* [Work order] Nothing in the data may be altered, so output all of it exactly.
....................
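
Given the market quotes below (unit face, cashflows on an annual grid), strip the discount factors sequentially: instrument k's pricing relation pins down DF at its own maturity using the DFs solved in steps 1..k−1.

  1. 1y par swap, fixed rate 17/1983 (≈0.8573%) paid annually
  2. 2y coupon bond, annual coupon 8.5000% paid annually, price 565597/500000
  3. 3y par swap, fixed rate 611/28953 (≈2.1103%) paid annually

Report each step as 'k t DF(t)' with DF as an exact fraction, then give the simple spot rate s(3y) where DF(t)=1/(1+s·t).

1 1 1983/2000
2 2 9649/10000
3 3 9389/10000
s(3y) = (1/(9389/10000) − 1)/(3) = 611/28167 ≈ 2.1692%

step 1 [1y] swap r/1=17/1983: DF=(1 − 17/1983·(0))/(1+17/1983) = 1983/2000 ≈ 0.991500
step 2 [2y] bond c/1=17/200: DF=(565597/500000 − 17/200·(0.991500))/(1+17/200) = 9649/10000 ≈ 0.964900
step 3 [3y] swap r/1=611/28953: DF=(1 − 611/28953·(0.991500+0.964900))/(1+611/28953) = 9389/10000 ≈ 0.938900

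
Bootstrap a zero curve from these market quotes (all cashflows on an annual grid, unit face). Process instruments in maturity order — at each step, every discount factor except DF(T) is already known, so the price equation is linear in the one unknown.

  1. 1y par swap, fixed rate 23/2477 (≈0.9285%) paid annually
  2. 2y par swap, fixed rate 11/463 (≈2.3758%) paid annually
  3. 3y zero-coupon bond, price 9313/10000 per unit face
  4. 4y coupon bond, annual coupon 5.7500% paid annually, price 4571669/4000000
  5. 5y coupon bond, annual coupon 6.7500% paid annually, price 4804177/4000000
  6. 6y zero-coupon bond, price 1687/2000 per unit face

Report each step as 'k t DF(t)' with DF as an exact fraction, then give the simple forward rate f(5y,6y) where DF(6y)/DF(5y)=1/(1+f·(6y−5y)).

1 1 2477/2500
2 2 4769/5000
3 3 9313/10000
4 4 2311/2500
5 5 553/625
6 6 1687/2000
f(5y,6y) = ((553/625)/(1687/2000) − 1)/(1) = 59/1205 ≈ 4.8963%

step 1 [1y] swap r/1=23/2477: DF=(1 − 23/2477·(0))/(1+23/2477) = 2477/2500 ≈ 0.990800
step 2 [2y] swap r/1=11/463: DF=(1 − 11/463·(0.990800))/(1+11/463) = 4769/5000 ≈ 0.953800
step 3 [3y] zero: DF = P = 9313/10000 ≈ 0.931300
step 4 [4y] bond c/1=23/400: DF=(4571669/4000000 − 23/400·(0.990800+0.953800+0.931300))/(1+23/400) = 2311/2500 ≈ 0.924400
step 5 [5y] bond c/1=27/400: DF=(4804177/4000000 − 27/400·(0.990800+0.953800+0.931300+0.924400))/(1+27/400) = 553/625 ≈ 0.884800
step 6 [6y] zero: DF = P = 1687/2000 ≈ 0.843500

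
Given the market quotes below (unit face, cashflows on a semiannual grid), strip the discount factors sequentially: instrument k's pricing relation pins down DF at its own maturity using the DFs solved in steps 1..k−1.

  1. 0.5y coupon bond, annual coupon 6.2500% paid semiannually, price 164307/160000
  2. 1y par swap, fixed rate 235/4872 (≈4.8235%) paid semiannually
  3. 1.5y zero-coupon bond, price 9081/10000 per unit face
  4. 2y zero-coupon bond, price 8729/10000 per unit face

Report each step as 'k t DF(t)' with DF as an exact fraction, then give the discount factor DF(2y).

1 1/2 4979/5000
2 1 953/1000
3 3/2 9081/10000
4 2 8729/10000
DF(2y) = 8729/10000 ≈ 0.872900

step 1 [0.5y] bond c/2=1/32: DF=(164307/160000 − 1/32·(0))/(1+1/32) = 4979/5000 ≈ 0.995800
step 2 [1y] swap r/2=235/9744: DF=(1 − 235/9744·(0.995800))/(1+235/9744) = 953/1000 ≈ 0.953000
step 3 [1.5y] zero: DF = P = 9081/10000 ≈ 0.908100
step 4 [2y] zero: DF = P = 8729/10000 ≈ 0.872900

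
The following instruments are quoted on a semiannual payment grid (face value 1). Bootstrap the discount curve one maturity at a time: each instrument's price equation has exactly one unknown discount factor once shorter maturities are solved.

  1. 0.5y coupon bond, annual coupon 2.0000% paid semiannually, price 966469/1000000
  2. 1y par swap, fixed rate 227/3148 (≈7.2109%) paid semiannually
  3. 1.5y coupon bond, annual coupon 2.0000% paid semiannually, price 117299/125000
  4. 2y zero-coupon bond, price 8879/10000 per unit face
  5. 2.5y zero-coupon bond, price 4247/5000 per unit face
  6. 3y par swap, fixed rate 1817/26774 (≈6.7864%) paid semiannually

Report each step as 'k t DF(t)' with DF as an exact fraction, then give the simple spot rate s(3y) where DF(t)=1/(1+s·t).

step 1 [0.5y] bond c/2=1/100: DF=(966469/1000000 − 1/100·(0))/(1+1/100) = 9569/10000 ≈ 0.956900
step 2 [1y] swap r/2=227/6296: DF=(1 − 227/6296·(0.956900))/(1+227/6296) = 9319/10000 ≈ 0.931900
step 3 [1.5y] bond c/2=1/100: DF=(117299/125000 − 1/100·(0.956900+0.931900))/(1+1/100) = 569/625 ≈ 0.910400
step 4 [2y] zero: DF = P = 8879/10000 ≈ 0.887900
step 5 [2.5y] zero: DF = P = 4247/5000 ≈ 0.849400
step 6 [3y] swap r/2=1817/53548: DF=(1 − 1817/53548·(0.956900+0.931900+0.910400+0.887900+0.849400))/(1+1817/53548) = 8183/10000 ≈ 0.818300

1 1/2 9569/10000
2 1 9319/10000
3 3/2 569/625
4 2 8879/10000
5 5/2 4247/5000
6 3 8183/10000
s(3y) = (1/(8183/10000) − 1)/(3) = 1817/24549 ≈ 7.4015%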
....................
* [Expected answer]
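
Given the market quotes below (unit face, cashflows on an annual grid), strip the discount factors sequentially: instrument k's pricing relation pins down DF at its own maturity using the DFs solved in steps 1..k−1.

  1. 1y par swap, fixed rate 17/1983 (≈0.8573%) paid annually
  2. 2y coupon bond, annual coupon 8.5000% paid annually, price 565597/500000
  3. 3y par swap, fixed rate 611/28953 (≈2.1103%) paid annually

Report each step as 'k t DF(t)' with DF as an exact fraction, then give the simple spot rate s(3y) where DF(t)=1/(1+s·t).

1 1 1983/2000
2 2 9649/10000
3 3 9389/10000
s(3y) = (1/(9389/10000) − 1)/(3) = 611/28167 ≈ 2.1692%

step 1 [1y] swap r/1=17/1983: DF=(1 − 17/1983·(0))/(1+17/1983) = 1983/2000 ≈ 0.991500
step 2 [2y] bond c/1=17/200: DF=(565597/500000 − 17/200·(0.991500))/(1+17/200) = 9649/10000 ≈ 0.964900
step 3 [3y] swap r/1=611/28953: DF=(1 − 611/28953·(0.991500+0.964900))/(1+611/28953) = 9389/10000 ≈ 0.938900

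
Bootstrap a zero curve from these market quotes (all cashflows on an annual grid, unit face). Process instruments in maturity order — at each step, every discount factor except DF(T) is already known, so the price equation is linear in the one unknown.

  1. 1y par swap, fixed rate 23/2477 (≈0.9285%) paid annually
  2. 2y par swap, fixed rate 11/463 (≈2.3758%) paid annually
  3. 3y zero-coupon bond, price 9313/10000 per unit face
  4. 4y coupon bond, annual coupon 5.7500% paid annually, price 4571669/4000000
  5. 5y coupon bond, annual coupon 6.7500% paid annually, price 4804177/4000000
  6. 6y zero-coupon bond, price 1687/2000 per unit face

Report each step as 'k t DF(t)' with DF as an exact fraction, then give the simple forward rate f(5y,6y) where DF(6y)/DF(5y)=1/(1+f·(6y−5y)).

1 1 2477/2500
2 2 4769/5000
3 3 9313/10000
4 4 2311/2500
5 5 553/625
6 6 1687/2000
f(5y,6y) = ((553/625)/(1687/2000) − 1)/(1) = 59/1205 ≈ 4.8963%

step 1 [1y] swap r/1=23/2477: DF=(1 − 23/2477·(0))/(1+23/2477) = 2477/2500 ≈ 0.990800
step 2 [2y] swap r/1=11/463: DF=(1 − 11/463·(0.990800))/(1+11/463) = 4769/5000 ≈ 0.953800
step 3 [3y] zero: DF = P = 9313/10000 ≈ 0.931300
step 4 [4y] bond c/1=23/400: DF=(4571669/4000000 − 23/400·(0.990800+0.953800+0.931300))/(1+23/400) = 2311/2500 ≈ 0.924400
step 5 [5y] bond c/1=27/400: DF=(4804177/4000000 − 27/400·(0.990800+0.953800+0.931300+0.924400))/(1+27/400) = 553/625 ≈ 0.884800
step 6 [6y] zero: DF = P = 1687/2000 ≈ 0.843500

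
Given the market quotes below (unit face, cashflows on a semiannual grid), strip the discount factors sequentially: instrument k's pricing relation pins down DF at its own maturity using the DFs solved in steps 1..k−1.

  1. 0.5y coupon bond, annual coupon 6.2500% paid semiannually, price 164307/160000
  2. 1y par swap, fixed rate 235/4872 (≈4.8235%) paid semiannually
  3. 1.5y zero-coupon bond, price 9081/10000 per unit face
  4. 2y zero-coupon bond, price 8729/10000 per unit face

Report each step as 'k t DF(t)' with DF as an exact fraction, then give the discount factor DF(2y).

1 1/2 4979/5000
2 1 953/1000
3 3/2 9081/10000
4 2 8729/10000
DF(2y) = 8729/10000 ≈ 0.872900

step 1 [0.5y] bond c/2=1/32: DF=(164307/160000 − 1/32·(0))/(1+1/32) = 4979/5000 ≈ 0.995800
step 2 [1y] swap r/2=235/9744: DF=(1 − 235/9744·(0.995800))/(1+235/9744) = 953/1000 ≈ 0.953000
step 3 [1.5y] zero: DF = P = 9081/10000 ≈ 0.908100
step 4 [2y] zero: DF = P = 8729/10000 ≈ 0.872900

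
The following instruments are quoted on a semiannual payment grid (face value 1). Bootstrap the discount curve one maturity at a time: each instrument's price equation has exactly one unknown discount factor once shorter maturities are solved.

  1. 0.5y coupon bond, annual coupon 2.0000% paid semiannually, price 966469/1000000
  2. 1y par swap, fixed rate 227/3148 (≈7.2109%) paid semiannually
  3. 1.5y coupon bond, annual coupon 2.0000% paid semiannually, price 117299/125000
  4. 2y zero-coupon bond, price 8879/10000 per unit face
  5. 2.5y zero-coupon bond, price 4247/5000 per unit face
  6. 3y par swap, fixed rate 1817/26774 (≈6.7864%) paid semiannually

Report each step as 'k t DF(t)' with DF as an exact fraction, then give the simple spot rate s(3y) where DF(t)=1/(1+s·t).

step 1 [0.5y] bond c/2=1/100: DF=(966469/1000000 − 1/100·(0))/(1+1/100) = 9569/10000 ≈ 0.956900
step 2 [1y] swap r/2=227/6296: DF=(1 − 227/6296·(0.956900))/(1+227/6296) = 9319/10000 ≈ 0.931900
step 3 [1.5y] bond c/2=1/100: DF=(117299/125000 − 1/100·(0.956900+0.931900))/(1+1/100) = 569/625 ≈ 0.910400
step 4 [2y] zero: DF = P = 8879/10000 ≈ 0.887900
step 5 [2.5y] zero: DF = P = 4247/5000 ≈ 0.849400
step 6 [3y] swap r/2=1817/53548: DF=(1 − 1817/53548·(0.956900+0.931900+0.910400+0.887900+0.849400))/(1+1817/53548) = 8183/10000 ≈ 0.818300

1 1/2 9569/10000
2 1 9319/10000
3 3/2 569/625
4 2 8879/10000
5 5/2 4247/5000
6 3 8183/10000
s(3y) = (1/(8183/10000) − 1)/(3) = 1817/24549 ≈ 7.4015%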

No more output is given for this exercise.